(TASK REQUIREMENTS): Set down all of the data exactly as it appears.

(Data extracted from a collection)
------------------------------------------------

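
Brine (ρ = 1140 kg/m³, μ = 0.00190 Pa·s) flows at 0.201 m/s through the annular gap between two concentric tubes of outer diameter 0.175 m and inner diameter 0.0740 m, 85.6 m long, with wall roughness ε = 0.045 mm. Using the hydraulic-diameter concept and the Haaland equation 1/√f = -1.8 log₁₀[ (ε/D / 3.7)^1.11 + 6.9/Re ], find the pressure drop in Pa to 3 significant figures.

Hydraulic diameter D_h = 4A/P = D_o - D_i = 0.175 - 0.074 = 0.101 m.
Re = ρVD_h/μ = 1140·0.201·0.101/0.0019 = 1.218e+04.
ε/D_h = 4.5e-05/0.101 = 0.000446; Haaland gives 1/√f = -1.8 log₁₀[4.46e-05+0.000566] = 5.785, so f = 0.02988.
ΔP = f(L/D_h)(ρV²/2) = 0.02988·85.6/0.101·23.03 = 583.2 Pa.

ΔP ≈ 583 Pa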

------------------------------------------------

(ANSWER SPACE):
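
Brine (ρ = 1140 kg/m³, μ = 0.00190 Pa·s) flows at 0.201 m/s through the annular gap between two concentric tubes of outer diameter 0.175 m and inner diameter 0.0740 m, 85.6 m long, with wall roughness ε = 0.045 mm. Using the hydraulic-diameter concept and the Haaland equation 1/√f = -1.8 log₁₀[ (ε/D / 3.7)^1.11 + 6.9/Re ], find the pressure drop in Pa to 3 significant figures.

Hydraulic diameter D_h = 4A/P = D_o - D_i = 0.175 - 0.074 = 0.101 m.
Re = ρVD_h/μ = 1140·0.201·0.101/0.0019 = 1.218e+04.
ε/D_h = 4.5e-05/0.101 = 0.000446; Haaland gives 1/√f = -1.8 log₁₀[4.46e-05+0.000566] = 5.785, so f = 0.02988.
ΔP = f(L/D_h)(ρV²/2) = 0.02988·85.6/0.101·23.03 = 583.2 Pa.

ΔP ≈ 583 Pa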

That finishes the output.